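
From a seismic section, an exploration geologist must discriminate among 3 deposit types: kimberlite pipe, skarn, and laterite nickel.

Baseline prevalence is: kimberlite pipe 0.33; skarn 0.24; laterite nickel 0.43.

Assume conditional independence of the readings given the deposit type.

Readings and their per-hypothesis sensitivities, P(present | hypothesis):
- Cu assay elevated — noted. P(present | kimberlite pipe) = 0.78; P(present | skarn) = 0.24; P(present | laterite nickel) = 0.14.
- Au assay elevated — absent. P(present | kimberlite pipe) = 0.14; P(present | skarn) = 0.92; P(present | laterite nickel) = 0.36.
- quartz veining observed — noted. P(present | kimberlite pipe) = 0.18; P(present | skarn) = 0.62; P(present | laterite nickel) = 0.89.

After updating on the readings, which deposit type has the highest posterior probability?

For each hypothesis, the unnormalized posterior weight is prior × product of the reading likelihoods (using 1 − P(present | H) for each absent reading):
  kimberlite pipe: 0.33 × 0.78 × (1 − 0.14) × 0.18 = 0.039846
  skarn: 0.24 × 0.24 × (1 − 0.92) × 0.62 = 0.002857
  laterite nickel: 0.43 × 0.14 × (1 − 0.36) × 0.89 = 0.03429
Marginal likelihood of the evidence = 0.076992.
P(kimberlite pipe | evidence) ≈ 0.039846 / 0.076992 ≈ 0.518
P(skarn | evidence) ≈ 0.002857 / 0.076992 ≈ 0.037
P(laterite nickel | evidence) ≈ 0.03429 / 0.076992 ≈ 0.445
The largest is 0.518, so kimberlite pipe is most probable.

kimberlite pipe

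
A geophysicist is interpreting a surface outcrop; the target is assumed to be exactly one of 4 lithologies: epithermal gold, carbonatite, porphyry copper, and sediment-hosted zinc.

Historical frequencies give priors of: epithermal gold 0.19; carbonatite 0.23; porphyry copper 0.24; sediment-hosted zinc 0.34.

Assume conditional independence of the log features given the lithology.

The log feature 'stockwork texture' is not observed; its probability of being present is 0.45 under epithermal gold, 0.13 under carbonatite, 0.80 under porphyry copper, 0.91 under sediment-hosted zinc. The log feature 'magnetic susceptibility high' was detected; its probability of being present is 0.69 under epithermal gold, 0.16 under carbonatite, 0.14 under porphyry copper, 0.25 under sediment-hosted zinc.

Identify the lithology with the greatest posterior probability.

For each hypothesis, the unnormalized posterior weight is prior × product of the log feature likelihoods (using 1 − P(present | H) for each absent log feature):
  epithermal gold: 0.19 × (1 − 0.45) × 0.69 = 0.072105
  carbonatite: 0.23 × (1 − 0.13) × 0.16 = 0.032016
  porphyry copper: 0.24 × (1 − 0.80) × 0.14 = 0.00672
  sediment-hosted zinc: 0.34 × (1 − 0.91) × 0.25 = 0.00765
Normalizing constant Z = 0.072105 + 0.032016 + 0.00672 + 0.00765 = 0.11849.
P(epithermal gold | evidence) ≈ 0.072105 / 0.11849 ≈ 0.609
P(carbonatite | evidence) ≈ 0.032016 / 0.11849 ≈ 0.270
P(porphyry copper | evidence) ≈ 0.00672 / 0.11849 ≈ 0.057
P(sediment-hosted zinc | evidence) ≈ 0.00765 / 0.11849 ≈ 0.065
The largest is 0.609, so epithermal gold is most probable.

epithermal gold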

WORK TASK:
Look through the material above for the word "elevated" and copy every line that has it.

WRITTEN ANSWER:
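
- Cu assay elevated — noted. P(present | kimberlite pipe) = 0.78; P(present | skarn) = 0.24; P(present | laterite nickel) = 0.14.
- Au assay elevated — absent. P(present | kimberlite pipe) = 0.14; P(present | skarn) = 0.92; P(present | laterite nickel) = 0.36.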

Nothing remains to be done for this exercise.